§ Required work:
Look through the records below for the line with "Express C \leftrightarrow" and the line with "Rewrite the following", then return those lines and all lines between, exactly.

Saved entries:
________________________________________

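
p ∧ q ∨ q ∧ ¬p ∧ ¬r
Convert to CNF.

p ∧ q ∨ q ∧ ¬p ∧ ¬r
⇔ (p ∨ q) ∧ (p ∨ ¬p) ∧ (p ∨ ¬r) ∧ (q ∨ q) ∧ (q ∨ ¬p) ∧ (q ∨ ¬r)
⇔ (p ∨ ¬r) ∧ q

(p ∨ ¬r) ∧ q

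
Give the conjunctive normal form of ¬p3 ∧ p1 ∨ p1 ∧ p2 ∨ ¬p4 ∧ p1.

¬p3 ∧ p1 ∨ p1 ∧ p2 ∨ ¬p4 ∧ p1
⇔ (¬p3 ∨ p1 ∨ ¬p4) ∧ (¬p3 ∨ p1 ∨ p1) ∧ (¬p3 ∨ p2 ∨ ¬p4) ∧ (¬p3 ∨ p2 ∨ p1) ∧ (p1 ∨ p1 ∨ ¬p4) ∧ (p1 ∨ p1 ∨ p1) ∧ (p1 ∨ p2 ∨ ¬p4) ∧ (p1 ∨ p2 ∨ p1)   [distribute ∨ over ∧]
⇔ (¬p3 ∨ p2 ∨ ¬p4) ∧ p1   [simplify]

(¬p3 ∨ p2 ∨ ¬p4) ∧ p1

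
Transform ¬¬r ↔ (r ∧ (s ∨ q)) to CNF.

¬r ∨ s ∨ q

¬¬r ↔ (r ∧ (s ∨ q))
≡ (¬¬r → (r ∧ (s ∨ q))) ∧ ((r ∧ (s ∨ q)) → ¬¬r)
≡ (¬¬¬r ∨ (r ∧ (s ∨ q))) ∧ ((r ∧ (s ∨ q)) → ¬¬r)
≡ (¬¬¬r ∨ (r ∧ (s ∨ q))) ∧ (¬(r ∧ (s ∨ q)) ∨ ¬¬r)
≡ (¬r ∨ (r ∧ (s ∨ q))) ∧ (¬(r ∧ (s ∨ q)) ∨ ¬¬r)
≡ (¬r ∨ (r ∧ (s ∨ q))) ∧ (¬r ∨ ¬(s ∨ q) ∨ ¬¬r)
≡ (¬r ∨ (r ∧ (s ∨ q))) ∧ (¬r ∨ (¬s ∧ ¬q) ∨ ¬¬r)
≡ (¬r ∨ (r ∧ (s ∨ q))) ∧ (¬r ∨ (¬s ∧ ¬q) ∨ r)
≡ (¬r ∨ r) ∧ (¬r ∨ s ∨ q) ∧ (¬r ∨ ¬s ∨ r) ∧ (¬r ∨ ¬q ∨ r)
≡ ¬r ∨ s ∨ q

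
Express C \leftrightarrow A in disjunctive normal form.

(\lnot C \land \lnot A) \lor (A \land C)

C \leftrightarrow A
≡ (C \to A) \land (A \to C)   [eliminate \leftrightarrow]
≡ (\lnot C \lor A) \land (A \to C)   [eliminate \to]
≡ (\lnot C \lor A) \land (\lnot A \lor C)   [eliminate \to]
≡ (\lnot C \land \lnot A) \lor (\lnot C \land C) \lor (A \land \lnot A) \lor (A \land C)   [distribute \land over \lor]
≡ (\lnot C \land \lnot A) \lor (A \land C)   [simplify]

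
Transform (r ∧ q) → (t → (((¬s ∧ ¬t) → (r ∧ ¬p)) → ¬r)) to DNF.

¬r ∨ ¬q ∨ ¬t

(r ∧ q) → (t → (((¬s ∧ ¬t) → (r ∧ ¬p)) → ¬r))
⇔ ¬(r ∧ q) ∨ (t → (((¬s ∧ ¬t) → (r ∧ ¬p)) → ¬r))   [eliminate →]
⇔ ¬(r ∧ q) ∨ ¬t ∨ (((¬s ∧ ¬t) → (r ∧ ¬p)) → ¬r)   [eliminate →]
⇔ ¬(r ∧ q) ∨ ¬t ∨ ¬((¬s ∧ ¬t) → (r ∧ ¬p)) ∨ ¬r   [eliminate →]
⇔ ¬(r ∧ q) ∨ ¬t ∨ ¬(¬(¬s ∧ ¬t) ∨ (r ∧ ¬p)) ∨ ¬r   [eliminate →]
⇔ ¬r ∨ ¬q ∨ ¬t ∨ ¬(¬(¬s ∧ ¬t) ∨ (r ∧ ¬p)) ∨ ¬r   [De Morgan]
⇔ ¬r ∨ ¬q ∨ ¬t ∨ (¬¬(¬s ∧ ¬t) ∧ ¬(r ∧ ¬p)) ∨ ¬r   [De Morgan]
⇔ ¬r ∨ ¬q ∨ ¬t ∨ (¬s ∧ ¬t ∧ ¬(r ∧ ¬p)) ∨ ¬r   [double negation]
⇔ ¬r ∨ ¬q ∨ ¬t ∨ (¬s ∧ ¬t ∧ (¬r ∨ ¬¬p)) ∨ ¬r   [De Morgan]
⇔ ¬r ∨ ¬q ∨ ¬t ∨ (¬s ∧ ¬t ∧ (¬r ∨ p)) ∨ ¬r   [double negation]
⇔ ¬r ∨ ¬q ∨ ¬t ∨ (¬s ∧ ¬t ∧ ¬r) ∨ (¬s ∧ ¬t ∧ p) ∨ ¬r   [distribute ∧ over ∨]
⇔ ¬r ∨ ¬q ∨ ¬t   [simplify]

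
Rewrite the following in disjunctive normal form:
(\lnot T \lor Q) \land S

(\lnot T \land S) \lor (Q \land S)

(\lnot T \lor Q) \land S
= (\lnot T \land S) \lor (Q \land S)   (distribute \land over \lor)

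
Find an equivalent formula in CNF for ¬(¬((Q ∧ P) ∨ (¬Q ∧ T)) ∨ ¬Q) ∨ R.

(P ∨ ¬Q ∨ R) ∧ (P ∨ T ∨ R) ∧ (Q ∨ R)

¬(¬((Q ∧ P) ∨ (¬Q ∧ T)) ∨ ¬Q) ∨ R
⇔ (¬¬((Q ∧ P) ∨ (¬Q ∧ T)) ∧ ¬¬Q) ∨ R   [De Morgan]
⇔ (((Q ∧ P) ∨ (¬Q ∧ T)) ∧ ¬¬Q) ∨ R   [double negation]
⇔ (((Q ∧ P) ∨ (¬Q ∧ T)) ∧ Q) ∨ R   [double negation]
⇔ (Q ∨ ¬Q ∨ R) ∧ (Q ∨ T ∨ R) ∧ (P ∨ ¬Q ∨ R) ∧ (P ∨ T ∨ R) ∧ (Q ∨ R)   [distribute ∨ over ∧]
⇔ (P ∨ ¬Q ∨ R) ∧ (P ∨ T ∨ R) ∧ (Q ∨ R)   [simplify]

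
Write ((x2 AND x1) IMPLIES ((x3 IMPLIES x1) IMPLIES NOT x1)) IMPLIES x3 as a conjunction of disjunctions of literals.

(x2 OR x3) AND (x1 OR x3)

((x2 AND x1) IMPLIES ((x3 IMPLIES x1) IMPLIES NOT x1)) IMPLIES x3
⇔ NOT ((x2 AND x1) IMPLIES ((x3 IMPLIES x1) IMPLIES NOT x1)) OR x3   [eliminate IMPLIES]
⇔ NOT (NOT (x2 AND x1) OR ((x3 IMPLIES x1) IMPLIES NOT x1)) OR x3   [eliminate IMPLIES]
⇔ NOT (NOT (x2 AND x1) OR NOT (x3 IMPLIES x1) OR NOT x1) OR x3   [eliminate IMPLIES]
⇔ NOT (NOT (x2 AND x1) OR NOT (NOT x3 OR x1) OR NOT x1) OR x3   [eliminate IMPLIES]
⇔ (NOT NOT (x2 AND x1) AND NOT NOT (NOT x3 OR x1) AND NOT NOT x1) OR x3   [De Morgan]
⇔ (x2 AND x1 AND NOT NOT (NOT x3 OR x1) AND NOT NOT x1) OR x3   [double negation]
⇔ (x2 AND x1 AND (NOT x3 OR x1) AND NOT NOT x1) OR x3   [double negation]
⇔ (x2 AND x1 AND (NOT x3 OR x1) AND x1) OR x3   [double negation]
⇔ (x2 OR x3) AND (x1 OR x3) AND (NOT x3 OR x1 OR x3) AND (x1 OR x3)   [distribute OR over AND]
⇔ (x2 OR x3) AND (x1 OR x3)   [simplify]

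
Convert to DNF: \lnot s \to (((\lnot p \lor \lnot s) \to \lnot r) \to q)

\lnot s \to (((\lnot p \lor \lnot s) \to \lnot r) \to q)
≡ \lnot \lnot s \lor (((\lnot p \lor \lnot s) \to \lnot r) \to q)   [eliminate \to]
≡ \lnot \lnot s \lor \lnot ((\lnot p \lor \lnot s) \to \lnot r) \lor q   [eliminate \to]
≡ \lnot \lnot s \lor \lnot (\lnot (\lnot p \lor \lnot s) \lor \lnot r) \lor q   [eliminate \to]
≡ s \lor \lnot (\lnot (\lnot p \lor \lnot s) \lor \lnot r) \lor q   [double negation]
≡ s \lor (\lnot \lnot (\lnot p \lor \lnot s) \land \lnot \lnot r) \lor q   [De Morgan]
≡ s \lor ((\lnot p \lor \lnot s) \land \lnot \lnot r) \lor q   [double negation]
≡ s \lor ((\lnot p \lor \lnot s) \land r) \lor q   [double negation]
≡ s \lor (\lnot p \land r) \lor (\lnot s \land r) \lor q   [distribute \land over \lor]

s \lor (\lnot p \land r) \lor (\lnot s \land r) \lor q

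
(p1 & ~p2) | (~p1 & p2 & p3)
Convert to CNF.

(p1 & ~p2) | (~p1 & p2 & p3)
≡ (p1 | ~p1) & (p1 | p2) & (p1 | p3) & (~p2 | ~p1) & (~p2 | p2) & (~p2 | p3)
≡ (p1 | p2) & (p1 | p3) & (~p2 | ~p1) & (~p2 | p3)

(p1 | p2) & (p1 | p3) & (~p2 | ~p1) & (~p2 | p3)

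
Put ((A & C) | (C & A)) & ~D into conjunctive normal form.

A & C & ~D

((A & C) | (C & A)) & ~D
= (A | C) & (A | A) & (C | C) & (C | A) & ~D   [distribute | over &]
= A & C & ~D   [simplify]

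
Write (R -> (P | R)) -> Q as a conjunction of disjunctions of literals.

(R | Q) & (~P | Q) & (~R | Q)

(R -> (P | R)) -> Q
≡ ~(R -> (P | R)) | Q   [eliminate ->]
≡ ~(~R | P | R) | Q   [eliminate ->]
≡ (~~R & ~P & ~R) | Q   [De Morgan]
≡ (R & ~P & ~R) | Q   [double negation]
≡ (R | Q) & (~P | Q) & (~R | Q)   [distribute | over &]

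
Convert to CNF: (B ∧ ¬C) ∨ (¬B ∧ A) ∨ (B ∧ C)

B ∨ A

(B ∧ ¬C) ∨ (¬B ∧ A) ∨ (B ∧ C)
≡ (B ∨ ¬B ∨ B) ∧ (B ∨ ¬B ∨ C) ∧ (B ∨ A ∨ B) ∧ (B ∨ A ∨ C) ∧ (¬C ∨ ¬B ∨ B) ∧ (¬C ∨ ¬B ∨ C) ∧ (¬C ∨ A ∨ B) ∧ (¬C ∨ A ∨ C)   — distribute ∨ over ∧
≡ B ∨ A   — simplify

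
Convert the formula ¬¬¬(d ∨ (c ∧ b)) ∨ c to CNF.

¬d ∨ c

¬¬¬(d ∨ (c ∧ b)) ∨ c
⇔ ¬(d ∨ (c ∧ b)) ∨ c   [double negation]
⇔ (¬d ∧ ¬(c ∧ b)) ∨ c   [De Morgan]
⇔ (¬d ∧ (¬c ∨ ¬b)) ∨ c   [De Morgan]
⇔ (¬d ∨ c) ∧ (¬c ∨ ¬b ∨ c)   [distribute ∨ over ∧]
⇔ ¬d ∨ c   [simplify]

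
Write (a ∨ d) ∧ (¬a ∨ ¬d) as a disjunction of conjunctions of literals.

(a ∨ d) ∧ (¬a ∨ ¬d)
= (a ∧ ¬a) ∨ (a ∧ ¬d) ∨ (d ∧ ¬a) ∨ (d ∧ ¬d)   — distribute ∧ over ∨
= (a ∧ ¬d) ∨ (d ∧ ¬a)   — simplify

(a ∧ ¬d) ∨ (d ∧ ¬a)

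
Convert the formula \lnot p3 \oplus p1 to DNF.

(\lnot p3 \land \lnot p1) \lor (p3 \land p1)

\lnot p3 \oplus p1
= (\lnot p3 \land \lnot p1) \lor (\lnot \lnot p3 \land p1)   [expand \oplus]
= (\lnot p3 \land \lnot p1) \lor (p3 \land p1)   [double negation]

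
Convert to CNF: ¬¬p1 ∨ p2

p1 ∨ p2

¬¬p1 ∨ p2
≡ p1 ∨ p2   [double negation]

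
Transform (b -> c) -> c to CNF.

b | c

(b -> c) -> c
⇔ ~(b -> c) | c   [eliminate ->]
⇔ ~(~b | c) | c   [eliminate ->]
⇔ (~~b & ~c) | c   [De Morgan]
⇔ (b & ~c) | c   [double negation]
⇔ (b | c) & (~c | c)   [distribute | over &]
⇔ b | c   [simplify]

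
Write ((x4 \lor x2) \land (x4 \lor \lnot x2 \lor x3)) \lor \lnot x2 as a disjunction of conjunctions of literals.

x4 \lor (x2 \land x3) \lor \lnot x2

((x4 \lor x2) \land (x4 \lor \lnot x2 \lor x3)) \lor \lnot x2
≡ (x4 \land x4) \lor (x4 \land \lnot x2) \lor (x4 \land x3) \lor (x2 \land x4) \lor (x2 \land \lnot x2) \lor (x2 \land x3) \lor \lnot x2   [distribute \land over \lor]
≡ x4 \lor (x2 \land x3) \lor \lnot x2   [simplify]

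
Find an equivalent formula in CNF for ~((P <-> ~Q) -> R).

(~P | ~Q) & (Q | P) & ~R

~((P <-> ~Q) -> R)
= ~(~(P <-> ~Q) | R)   [eliminate ->]
= ~(~((P -> ~Q) & (~Q -> P)) | R)   [eliminate <->]
= ~(~((~P | ~Q) & (~Q -> P)) | R)   [eliminate ->]
= ~(~((~P | ~Q) & (~~Q | P)) | R)   [eliminate ->]
= ~~((~P | ~Q) & (~~Q | P)) & ~R   [De Morgan]
= (~P | ~Q) & (~~Q | P) & ~R   [double negation]
= (~P | ~Q) & (Q | P) & ~R   [double negation]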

________________________________________

§ Task output:
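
Express C \leftrightarrow A in disjunctive normal form.

(\lnot C \land \lnot A) \lor (A \land C)

C \leftrightarrow A
≡ (C \to A) \land (A \to C)   [eliminate \leftrightarrow]
≡ (\lnot C \lor A) \land (A \to C)   [eliminate \to]
≡ (\lnot C \lor A) \land (\lnot A \lor C)   [eliminate \to]
≡ (\lnot C \land \lnot A) \lor (\lnot C \land C) \lor (A \land \lnot A) \lor (A \land C)   [distribute \land over \lor]
≡ (\lnot C \land \lnot A) \lor (A \land C)   [simplify]

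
Transform (r ∧ q) → (t → (((¬s ∧ ¬t) → (r ∧ ¬p)) → ¬r)) to DNF.

¬r ∨ ¬q ∨ ¬t

(r ∧ q) → (t → (((¬s ∧ ¬t) → (r ∧ ¬p)) → ¬r))
⇔ ¬(r ∧ q) ∨ (t → (((¬s ∧ ¬t) → (r ∧ ¬p)) → ¬r))   [eliminate →]
⇔ ¬(r ∧ q) ∨ ¬t ∨ (((¬s ∧ ¬t) → (r ∧ ¬p)) → ¬r)   [eliminate →]
⇔ ¬(r ∧ q) ∨ ¬t ∨ ¬((¬s ∧ ¬t) → (r ∧ ¬p)) ∨ ¬r   [eliminate →]
⇔ ¬(r ∧ q) ∨ ¬t ∨ ¬(¬(¬s ∧ ¬t) ∨ (r ∧ ¬p)) ∨ ¬r   [eliminate →]
⇔ ¬r ∨ ¬q ∨ ¬t ∨ ¬(¬(¬s ∧ ¬t) ∨ (r ∧ ¬p)) ∨ ¬r   [De Morgan]
⇔ ¬r ∨ ¬q ∨ ¬t ∨ (¬¬(¬s ∧ ¬t) ∧ ¬(r ∧ ¬p)) ∨ ¬r   [De Morgan]
⇔ ¬r ∨ ¬q ∨ ¬t ∨ (¬s ∧ ¬t ∧ ¬(r ∧ ¬p)) ∨ ¬r   [double negation]
⇔ ¬r ∨ ¬q ∨ ¬t ∨ (¬s ∧ ¬t ∧ (¬r ∨ ¬¬p)) ∨ ¬r   [De Morgan]
⇔ ¬r ∨ ¬q ∨ ¬t ∨ (¬s ∧ ¬t ∧ (¬r ∨ p)) ∨ ¬r   [double negation]
⇔ ¬r ∨ ¬q ∨ ¬t ∨ (¬s ∧ ¬t ∧ ¬r) ∨ (¬s ∧ ¬t ∧ p) ∨ ¬r   [distribute ∧ over ∨]
⇔ ¬r ∨ ¬q ∨ ¬t   [simplify]

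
Rewrite the following in disjunctive normal form: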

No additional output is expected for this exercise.